Exercise prompt =
Look through the listing below, and wherever a line has the string "Iteratively", copy it.

Supplied records =
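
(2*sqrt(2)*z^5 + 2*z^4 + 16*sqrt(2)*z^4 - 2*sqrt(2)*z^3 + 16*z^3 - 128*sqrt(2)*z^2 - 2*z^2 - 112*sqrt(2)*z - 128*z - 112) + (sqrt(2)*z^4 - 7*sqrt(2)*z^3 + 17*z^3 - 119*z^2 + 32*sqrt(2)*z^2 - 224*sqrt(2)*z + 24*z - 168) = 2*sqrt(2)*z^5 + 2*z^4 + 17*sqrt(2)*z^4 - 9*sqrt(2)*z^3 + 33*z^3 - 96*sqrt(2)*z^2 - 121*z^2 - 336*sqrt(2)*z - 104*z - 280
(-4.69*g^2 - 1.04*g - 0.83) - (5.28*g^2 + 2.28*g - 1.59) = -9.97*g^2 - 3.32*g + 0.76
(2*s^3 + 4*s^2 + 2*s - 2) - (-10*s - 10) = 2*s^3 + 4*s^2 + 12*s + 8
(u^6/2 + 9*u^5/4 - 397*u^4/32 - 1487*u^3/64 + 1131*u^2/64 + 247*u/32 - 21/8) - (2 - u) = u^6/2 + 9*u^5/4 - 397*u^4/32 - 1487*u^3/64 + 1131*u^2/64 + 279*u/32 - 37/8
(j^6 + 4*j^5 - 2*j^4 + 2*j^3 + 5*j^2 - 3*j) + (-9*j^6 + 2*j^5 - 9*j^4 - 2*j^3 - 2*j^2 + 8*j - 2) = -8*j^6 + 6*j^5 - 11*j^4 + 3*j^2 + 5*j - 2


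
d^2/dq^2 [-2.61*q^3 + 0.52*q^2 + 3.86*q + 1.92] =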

...

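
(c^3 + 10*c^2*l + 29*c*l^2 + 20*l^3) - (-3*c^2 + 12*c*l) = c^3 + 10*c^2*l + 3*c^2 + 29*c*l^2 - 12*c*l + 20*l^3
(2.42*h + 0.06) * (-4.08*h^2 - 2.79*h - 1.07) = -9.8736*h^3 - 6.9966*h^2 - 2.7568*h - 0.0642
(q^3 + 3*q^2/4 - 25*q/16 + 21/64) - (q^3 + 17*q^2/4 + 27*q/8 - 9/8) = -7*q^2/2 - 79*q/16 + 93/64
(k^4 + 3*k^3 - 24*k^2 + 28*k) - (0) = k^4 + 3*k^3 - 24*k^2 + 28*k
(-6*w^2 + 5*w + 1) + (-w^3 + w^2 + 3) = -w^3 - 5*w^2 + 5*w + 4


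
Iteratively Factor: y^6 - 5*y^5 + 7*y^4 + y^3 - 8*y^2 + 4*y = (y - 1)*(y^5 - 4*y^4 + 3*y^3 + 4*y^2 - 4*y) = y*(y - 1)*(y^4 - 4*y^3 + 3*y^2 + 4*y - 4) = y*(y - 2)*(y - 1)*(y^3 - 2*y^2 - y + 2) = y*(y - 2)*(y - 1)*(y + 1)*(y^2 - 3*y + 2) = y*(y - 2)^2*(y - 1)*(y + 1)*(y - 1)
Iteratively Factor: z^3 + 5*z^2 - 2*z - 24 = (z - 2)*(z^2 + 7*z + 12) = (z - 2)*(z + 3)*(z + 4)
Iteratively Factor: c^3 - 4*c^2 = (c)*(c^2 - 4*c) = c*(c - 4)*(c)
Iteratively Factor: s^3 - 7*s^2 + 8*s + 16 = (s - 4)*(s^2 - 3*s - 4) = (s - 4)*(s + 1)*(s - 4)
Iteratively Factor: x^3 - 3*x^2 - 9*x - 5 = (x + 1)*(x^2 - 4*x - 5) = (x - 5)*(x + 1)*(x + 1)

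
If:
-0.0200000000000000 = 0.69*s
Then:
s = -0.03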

Problem solution =
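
Iteratively Factor: y^6 - 5*y^5 + 7*y^4 + y^3 - 8*y^2 + 4*y = (y - 1)*(y^5 - 4*y^4 + 3*y^3 + 4*y^2 - 4*y) = y*(y - 1)*(y^4 - 4*y^3 + 3*y^2 + 4*y - 4) = y*(y - 2)*(y - 1)*(y^3 - 2*y^2 - y + 2) = y*(y - 2)*(y - 1)*(y + 1)*(y^2 - 3*y + 2) = y*(y - 2)^2*(y - 1)*(y + 1)*(y - 1)
Iteratively Factor: z^3 + 5*z^2 - 2*z - 24 = (z - 2)*(z^2 + 7*z + 12) = (z - 2)*(z + 3)*(z + 4)
Iteratively Factor: c^3 - 4*c^2 = (c)*(c^2 - 4*c) = c*(c - 4)*(c)
Iteratively Factor: s^3 - 7*s^2 + 8*s + 16 = (s - 4)*(s^2 - 3*s - 4) = (s - 4)*(s + 1)*(s - 4)
Iteratively Factor: x^3 - 3*x^2 - 9*x - 5 = (x + 1)*(x^2 - 4*x - 5) = (x - 5)*(x + 1)*(x + 1)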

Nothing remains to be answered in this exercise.